ASSIGNMENT: Gather every line in the records below that contains the word "antiderivative".

PROVIDED DATA:
========================================
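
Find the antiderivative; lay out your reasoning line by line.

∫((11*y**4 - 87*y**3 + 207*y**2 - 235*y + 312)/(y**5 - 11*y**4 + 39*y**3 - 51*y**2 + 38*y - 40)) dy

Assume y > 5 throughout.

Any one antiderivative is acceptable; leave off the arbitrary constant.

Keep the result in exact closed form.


Step 1. Decompose ∫((11*y**4 - 87*y**3 + 207*y**2 - 235*y + 312)/(y**5 - 11*y**4 + 39*y**3 - 51*y**2 + 38*y - 40)) dy by partial fractions, (11*y**4 - 87*y**3 + 207*y**2 - 235*y + 312)/(y**5 - 11*y**4 + 39*y**3 - 51*y**2 + 38*y - 40) = -4/(y**2 + 1) + 5/(y - 2) + 2/(y - 4) + 4/(y - 5): now ∫(4/(y - 5)) dy + ∫(2/(y - 4)) dy + ∫(5/(y - 2)) dy + ∫(-4/(y**2 + 1)) dy.
Step 2. Evaluate the standard form [assuming y > 2]: now 5*log(y - 2) + ∫(4/(y - 5)) dy + ∫(2/(y - 4)) dy + ∫(-4/(y**2 + 1)) dy.
Step 3. Evaluate the standard form [assuming y > 5]: now 4*log(y - 5) + 5*log(y - 2) + ∫(2/(y - 4)) dy + ∫(-4/(y**2 + 1)) dy.
Step 4. Evaluate the standard form [assuming y > 4]: now 4*log(y - 5) + 2*log(y - 4) + 5*log(y - 2) + ∫(-4/(y**2 + 1)) dy.
Step 5. Evaluate the standard form: now 4*log(y - 5) + 2*log(y - 4) + 5*log(y - 2) - 4*atan(y).
Answer: 4*log(y - 5) + 2*log(y - 4) + 5*log(y - 2) - 4*atan(y).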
========================================
WRITTEN RESPONSE:
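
Find the antiderivative; lay out your reasoning line by line.
Any one antiderivative is acceptable; leave off the arbitrary constant.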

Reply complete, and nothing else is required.